What you need to do:
The answer is a stretch of the material below, returned exactly: the line containing "The line segment", the line containing "T4: rotate counter-clockwise with cos θ = -8/17, sin", and all lines between.

**** Task inputs ****

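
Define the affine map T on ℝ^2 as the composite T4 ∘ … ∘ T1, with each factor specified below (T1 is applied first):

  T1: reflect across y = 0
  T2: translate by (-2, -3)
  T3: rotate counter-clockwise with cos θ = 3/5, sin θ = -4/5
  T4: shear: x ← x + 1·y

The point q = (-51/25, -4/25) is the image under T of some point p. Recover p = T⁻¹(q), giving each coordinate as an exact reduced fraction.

T1 = [1 0 0; 0 -1 0; 0 0 1]
T2·T1 = [1 0 -2; 0 -1 -3; 0 0 1]
T3·…·T1 = [3/5 -4/5 -18/5; -4/5 -3/5 -1/5; 0 0 1]
T4·…·T1 = [-1/5 -7/5 -19/5; -4/5 -3/5 -1/5; 0 0 1]
det M = -1; M⁻¹ = [3/5 -7/5 2; -4/5 1/5 -3; 0 0 1]
M⁻¹ · (-51/25, -4/25)ᵀ = (1, -7/5)ᵀ

p = (1, -7/5)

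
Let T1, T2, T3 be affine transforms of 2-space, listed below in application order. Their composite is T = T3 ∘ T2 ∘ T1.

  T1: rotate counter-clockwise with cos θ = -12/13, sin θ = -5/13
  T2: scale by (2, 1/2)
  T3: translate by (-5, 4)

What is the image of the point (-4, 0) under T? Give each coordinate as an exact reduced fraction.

T(p) = (31/13, 62/13)

T1 rotate counter-clockwise with cos θ = -12/13, sin θ = -5/13: (-4, 0) → (48/13, 20/13)
T2 scale by (2, 1/2): (48/13, 20/13) → (96/13, 10/13)
T3 translate by (-5, 4): (96/13, 10/13) → (31/13, 62/13)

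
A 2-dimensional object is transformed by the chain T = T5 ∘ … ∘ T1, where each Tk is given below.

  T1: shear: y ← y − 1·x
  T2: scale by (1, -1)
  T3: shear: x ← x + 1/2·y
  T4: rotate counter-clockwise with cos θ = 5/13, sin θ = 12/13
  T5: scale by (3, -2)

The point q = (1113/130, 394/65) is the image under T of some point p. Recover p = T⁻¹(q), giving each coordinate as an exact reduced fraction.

p = (1/5, 4)

T1 = [1 0 0; -1 1 0; 0 0 1]
T2·T1 = [1 0 0; 1 -1 0; 0 0 1]
T3·…·T1 = [3/2 -1/2 0; 1 -1 0; 0 0 1]
T4·…·T1 = [-9/26 19/26 0; 23/13 -11/13 0; 0 0 1]
T5·…·T1 = [-27/26 57/26 0; -46/13 22/13 0; 0 0 1]
det M = 6; M⁻¹ = [11/39 -19/52 0; 23/39 -9/52 0; 0 0 1]
M⁻¹ · (1113/130, 394/65)ᵀ = (1/5, 4)ᵀ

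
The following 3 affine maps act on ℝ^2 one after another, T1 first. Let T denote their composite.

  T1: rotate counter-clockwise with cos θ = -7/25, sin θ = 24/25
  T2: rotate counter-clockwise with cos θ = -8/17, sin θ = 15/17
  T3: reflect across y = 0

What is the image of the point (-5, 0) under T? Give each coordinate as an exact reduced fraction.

T(p) = (304/85, -297/85)

T1 rotate counter-clockwise with cos θ = -7/25, sin θ = 24/25: (-5, 0) → (7/5, -24/5)
T2 rotate counter-clockwise with cos θ = -8/17, sin θ = 15/17: (7/5, -24/5) → (304/85, 297/85)
T3 reflect across y = 0: (304/85, 297/85) → (304/85, -297/85)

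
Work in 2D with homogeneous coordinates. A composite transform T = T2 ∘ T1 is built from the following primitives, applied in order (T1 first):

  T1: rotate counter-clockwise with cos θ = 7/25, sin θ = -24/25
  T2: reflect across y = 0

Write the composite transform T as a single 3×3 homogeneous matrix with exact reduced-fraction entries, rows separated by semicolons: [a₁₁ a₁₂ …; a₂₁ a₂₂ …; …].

T1 = [7/25 24/25 0; -24/25 7/25 0; 0 0 1]
T2·T1 = [7/25 24/25 0; 24/25 -7/25 0; 0 0 1]

T = [7/25 24/25 0; 24/25 -7/25 0; 0 0 1]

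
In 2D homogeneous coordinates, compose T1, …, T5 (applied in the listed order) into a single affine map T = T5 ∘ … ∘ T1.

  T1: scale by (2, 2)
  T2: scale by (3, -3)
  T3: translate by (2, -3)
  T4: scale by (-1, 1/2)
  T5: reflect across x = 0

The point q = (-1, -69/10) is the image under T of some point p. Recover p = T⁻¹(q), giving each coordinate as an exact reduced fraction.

p = (-1/2, 9/5)

T1 = [2 0 0; 0 2 0; 0 0 1]
T2·T1 = [6 0 0; 0 -6 0; 0 0 1]
T3·…·T1 = [6 0 2; 0 -6 -3; 0 0 1]
T4·…·T1 = [-6 0 -2; 0 -3 -3/2; 0 0 1]
T5·…·T1 = [6 0 2; 0 -3 -3/2; 0 0 1]
det M = -18; M⁻¹ = [1/6 0 -1/3; 0 -1/3 -1/2; 0 0 1]
M⁻¹ · (-1, -69/10)ᵀ = (-1/2, 9/5)ᵀ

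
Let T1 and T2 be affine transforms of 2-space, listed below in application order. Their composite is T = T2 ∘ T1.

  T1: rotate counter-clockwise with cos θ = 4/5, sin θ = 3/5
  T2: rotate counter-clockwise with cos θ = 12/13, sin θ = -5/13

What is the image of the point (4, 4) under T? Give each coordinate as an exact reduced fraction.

T(p) = (188/65, 316/65)

T1 rotate counter-clockwise with cos θ = 4/5, sin θ = 3/5: (4, 4) → (4/5, 28/5)
T2 rotate counter-clockwise with cos θ = 12/13, sin θ = -5/13: (4/5, 28/5) → (188/65, 316/65)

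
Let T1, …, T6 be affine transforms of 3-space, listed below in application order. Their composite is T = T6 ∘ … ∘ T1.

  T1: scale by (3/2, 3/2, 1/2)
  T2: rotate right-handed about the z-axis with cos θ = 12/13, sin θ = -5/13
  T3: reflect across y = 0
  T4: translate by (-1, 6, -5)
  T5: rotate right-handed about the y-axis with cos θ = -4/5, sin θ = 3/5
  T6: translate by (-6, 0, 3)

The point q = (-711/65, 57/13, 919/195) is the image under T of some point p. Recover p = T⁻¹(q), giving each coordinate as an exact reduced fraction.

p = (2, 2, 4/3)

T1 = [3/2 0 0 0; 0 3/2 0 0; 0 0 1/2 0; 0 0 0 1]
T2·T1 = [18/13 15/26 0 0; -15/26 18/13 0 0; 0 0 1/2 0; 0 0 0 1]
T3·…·T1 = [18/13 15/26 0 0; 15/26 -18/13 0 0; 0 0 1/2 0; 0 0 0 1]
T4·…·T1 = [18/13 15/26 0 -1; 15/26 -18/13 0 6; 0 0 1/2 -5; 0 0 0 1]
T5·…·T1 = [-72/65 -6/13 3/10 -11/5; 15/26 -18/13 0 6; -54/65 -9/26 -2/5 23/5; 0 0 0 1]
T6·…·T1 = [-72/65 -6/13 3/10 -41/5; 15/26 -18/13 0 6; -54/65 -9/26 -2/5 38/5; 0 0 0 1]
det M = -9/8; M⁻¹ = [-32/65 10/39 -24/65 -36/13; -8/39 -8/13 -2/13 124/39; 6/5 0 -8/5 22; 0 0 0 1]
M⁻¹ · (-711/65, 57/13, 919/195)ᵀ = (2, 2, 4/3)ᵀ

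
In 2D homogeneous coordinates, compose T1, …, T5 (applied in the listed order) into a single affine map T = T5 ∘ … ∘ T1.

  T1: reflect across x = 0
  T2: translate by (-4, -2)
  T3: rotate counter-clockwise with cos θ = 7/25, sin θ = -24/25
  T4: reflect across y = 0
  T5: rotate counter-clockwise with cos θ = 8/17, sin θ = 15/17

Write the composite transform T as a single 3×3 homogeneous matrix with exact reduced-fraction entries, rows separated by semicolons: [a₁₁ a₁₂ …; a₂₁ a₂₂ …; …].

T = [304/425 297/425 622/425; -297/425 304/425 -1796/425; 0 0 1]

T1 = [-1 0 0; 0 1 0; 0 0 1]
T2·T1 = [-1 0 -4; 0 1 -2; 0 0 1]
T3·…·T1 = [-7/25 24/25 -76/25; 24/25 7/25 82/25; 0 0 1]
T4·…·T1 = [-7/25 24/25 -76/25; -24/25 -7/25 -82/25; 0 0 1]
T5·…·T1 = [304/425 297/425 622/425; -297/425 304/425 -1796/425; 0 0 1]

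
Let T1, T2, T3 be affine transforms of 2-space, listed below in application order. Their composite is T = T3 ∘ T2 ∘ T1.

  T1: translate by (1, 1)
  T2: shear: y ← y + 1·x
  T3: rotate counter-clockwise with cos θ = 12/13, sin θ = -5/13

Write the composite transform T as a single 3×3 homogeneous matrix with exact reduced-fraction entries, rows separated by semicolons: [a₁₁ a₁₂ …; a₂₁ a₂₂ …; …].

T1 = [1 0 1; 0 1 1; 0 0 1]
T2·T1 = [1 0 1; 1 1 2; 0 0 1]
T3·…·T1 = [17/13 5/13 22/13; 7/13 12/13 19/13; 0 0 1]

T = [17/13 5/13 22/13; 7/13 12/13 19/13; 0 0 1]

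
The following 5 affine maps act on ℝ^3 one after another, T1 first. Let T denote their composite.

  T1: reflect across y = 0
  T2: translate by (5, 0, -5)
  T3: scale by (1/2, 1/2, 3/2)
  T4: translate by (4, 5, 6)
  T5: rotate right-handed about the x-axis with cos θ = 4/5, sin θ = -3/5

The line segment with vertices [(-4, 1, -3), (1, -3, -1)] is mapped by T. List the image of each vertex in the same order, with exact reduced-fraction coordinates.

image vertices: (9/2, 0, -15/2), (7, 17/5, -63/10)

T1 reflect across y = 0: (-4, 1, -3) → (-4, -1, -3); (1, -3, -1) → (1, 3, -1)
T2 translate by (5, 0, -5): (-4, -1, -3) → (1, -1, -8); (1, 3, -1) → (6, 3, -6)
T3 scale by (1/2, 1/2, 3/2): (1, -1, -8) → (1/2, -1/2, -12); (6, 3, -6) → (3, 3/2, -9)
T4 translate by (4, 5, 6): (1/2, -1/2, -12) → (9/2, 9/2, -6); (3, 3/2, -9) → (7, 13/2, -3)
T5 rotate right-handed about the x-axis with cos θ = 4/5, sin θ = -3/5: (9/2, 9/2, -6) → (9/2, 0, -15/2); (7, 13/2, -3) → (7, 17/5, -63/10)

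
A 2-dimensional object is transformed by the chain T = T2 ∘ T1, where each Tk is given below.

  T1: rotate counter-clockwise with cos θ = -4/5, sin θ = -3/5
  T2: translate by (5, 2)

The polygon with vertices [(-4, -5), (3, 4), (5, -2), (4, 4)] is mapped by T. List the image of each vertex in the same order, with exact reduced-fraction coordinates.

T1 rotate counter-clockwise with cos θ = -4/5, sin θ = -3/5: (-4, -5) → (1/5, 32/5); (3, 4) → (0, -5); (5, -2) → (-26/5, -7/5); (4, 4) → (-4/5, -28/5)
T2 translate by (5, 2): (1/5, 32/5) → (26/5, 42/5); (0, -5) → (5, -3); (-26/5, -7/5) → (-1/5, 3/5); (-4/5, -28/5) → (21/5, -18/5)

image vertices: (26/5, 42/5), (5, -3), (-1/5, 3/5), (21/5, -18/5)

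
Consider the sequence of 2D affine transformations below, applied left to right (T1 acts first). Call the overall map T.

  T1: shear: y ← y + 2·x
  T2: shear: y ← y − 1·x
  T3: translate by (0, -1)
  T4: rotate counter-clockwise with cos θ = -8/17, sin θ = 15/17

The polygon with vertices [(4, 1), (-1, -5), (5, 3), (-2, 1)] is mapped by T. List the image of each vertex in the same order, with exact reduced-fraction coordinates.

T1 shear: y ← y + 2·x: (4, 1) → (4, 9); (-1, -5) → (-1, -7); (5, 3) → (5, 13); (-2, 1) → (-2, -3)
T2 shear: y ← y − 1·x: (4, 9) → (4, 5); (-1, -7) → (-1, -6); (5, 13) → (5, 8); (-2, -3) → (-2, -1)
T3 translate by (0, -1): (4, 5) → (4, 4); (-1, -6) → (-1, -7); (5, 8) → (5, 7); (-2, -1) → (-2, -2)
T4 rotate counter-clockwise with cos θ = -8/17, sin θ = 15/17: (4, 4) → (-92/17, 28/17); (-1, -7) → (113/17, 41/17); (5, 7) → (-145/17, 19/17); (-2, -2) → (46/17, -14/17)

image vertices: (-92/17, 28/17), (113/17, 41/17), (-145/17, 19/17), (46/17, -14/17)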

****

Output:
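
The line segment with vertices [(-4, 1, -3), (1, -3, -1)] is mapped by T. List the image of each vertex in the same order, with exact reduced-fraction coordinates.

image vertices: (9/2, 0, -15/2), (7, 17/5, -63/10)

T1 reflect across y = 0: (-4, 1, -3) → (-4, -1, -3); (1, -3, -1) → (1, 3, -1)
T2 translate by (5, 0, -5): (-4, -1, -3) → (1, -1, -8); (1, 3, -1) → (6, 3, -6)
T3 scale by (1/2, 1/2, 3/2): (1, -1, -8) → (1/2, -1/2, -12); (6, 3, -6) → (3, 3/2, -9)
T4 translate by (4, 5, 6): (1/2, -1/2, -12) → (9/2, 9/2, -6); (3, 3/2, -9) → (7, 13/2, -3)
T5 rotate right-handed about the x-axis with cos θ = 4/5, sin θ = -3/5: (9/2, 9/2, -6) → (9/2, 0, -15/2); (7, 13/2, -3) → (7, 17/5, -63/10)

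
A 2-dimensional object is transformed by the chain T = T2 ∘ T1, where each Tk is given below.

  T1: rotate counter-clockwise with cos θ = -4/5, sin θ = -3/5
  T2: translate by (5, 2)

The polygon with vertices [(-4, -5), (3, 4), (5, -2), (4, 4)] is mapped by T. List the image of each vertex in the same order, with exact reduced-fraction coordinates.

T1 rotate counter-clockwise with cos θ = -4/5, sin θ = -3/5: (-4, -5) → (1/5, 32/5); (3, 4) → (0, -5); (5, -2) → (-26/5, -7/5); (4, 4) → (-4/5, -28/5)
T2 translate by (5, 2): (1/5, 32/5) → (26/5, 42/5); (0, -5) → (5, -3); (-26/5, -7/5) → (-1/5, 3/5); (-4/5, -28/5) → (21/5, -18/5)

image vertices: (26/5, 42/5), (5, -3), (-1/5, 3/5), (21/5, -18/5)

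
Consider the sequence of 2D affine transformations below, applied left to right (T1 acts first). Call the overall map T.

  T1: shear: y ← y + 2·x
  T2: shear: y ← y − 1·x
  T3: translate by (0, -1)
  T4: rotate counter-clockwise with cos θ = -8/17, sin θ = 15/17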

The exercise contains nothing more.